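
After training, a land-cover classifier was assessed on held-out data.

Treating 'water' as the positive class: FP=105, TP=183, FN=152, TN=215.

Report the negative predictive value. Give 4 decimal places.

0.5858

NPV = TN/(TN+FN) = 215/(215+152) = 0.5858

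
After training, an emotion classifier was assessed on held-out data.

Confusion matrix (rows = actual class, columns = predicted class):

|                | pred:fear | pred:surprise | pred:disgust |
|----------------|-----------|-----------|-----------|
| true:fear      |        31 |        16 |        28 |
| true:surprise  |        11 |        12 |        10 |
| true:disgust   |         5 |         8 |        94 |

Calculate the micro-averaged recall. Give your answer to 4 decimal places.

0.6372

Micro-averaging pools counts across classes: ΣTP=137, ΣFP=78, ΣFN=78.
Micro-recall = TP/(TP+FN) on pooled counts = 0.6372 (equals overall accuracy in single-label multiclass).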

----

Down to the last line, give the records again exactly.

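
After training, a land-cover classifier was assessed on held-out data.

Treating 'water' as the positive class: FP=105, TP=183, FN=152, TN=215.

Report the negative predictive value. Give 4 decimal places.

0.5858

NPV = TN/(TN+FN) = 215/(215+152) = 0.5858

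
After training, an emotion classifier was assessed on held-out data.

Confusion matrix (rows = actual class, columns = predicted class):

|                | pred:fear | pred:surprise | pred:disgust |
|----------------|-----------|-----------|-----------|
| true:fear      |        31 |        16 |        28 |
| true:surprise  |        11 |        12 |        10 |
| true:disgust   |         5 |         8 |        94 |

Calculate the micro-averaged recall. Give your answer to 4 decimal places.

0.6372

Micro-averaging pools counts across classes: ΣTP=137, ΣFP=78, ΣFN=78.
Micro-recall = TP/(TP+FN) on pooled counts = 0.6372 (equals overall accuracy in single-label multiclass).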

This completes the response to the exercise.